[Description of the task]
Go through the records and copy each line where the word "declares" occurs.

[Supplied material]
◆ ◆ ◆ ◆ ◆ ◆ ◆

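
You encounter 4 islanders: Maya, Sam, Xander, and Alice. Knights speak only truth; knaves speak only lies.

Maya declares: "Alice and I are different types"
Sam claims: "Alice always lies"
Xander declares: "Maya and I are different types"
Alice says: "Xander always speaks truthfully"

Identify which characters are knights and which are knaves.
Maya is a knave.
Sam is a knight.
Xander is a knave.
Alice is a knave.

Verification:
- Maya (knave) says "Alice and I are different types" - this is FALSE (a lie) because Maya is a knave and Alice is a knave.
- Sam (knight) says "Alice always lies" - this is TRUE because Alice is a knave.
- Xander (knave) says "Maya and I are different types" - this is FALSE (a lie) because Xander is a knave and Maya is a knave.
- Alice (knave) says "Xander always speaks truthfully" - this is FALSE (a lie) because Xander is a knave.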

◆ ◆ ◆ ◆ ◆ ◆ ◆

[Solution for this task]
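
Maya declares: "Alice and I are different types"
Xander declares: "Maya and I are different types"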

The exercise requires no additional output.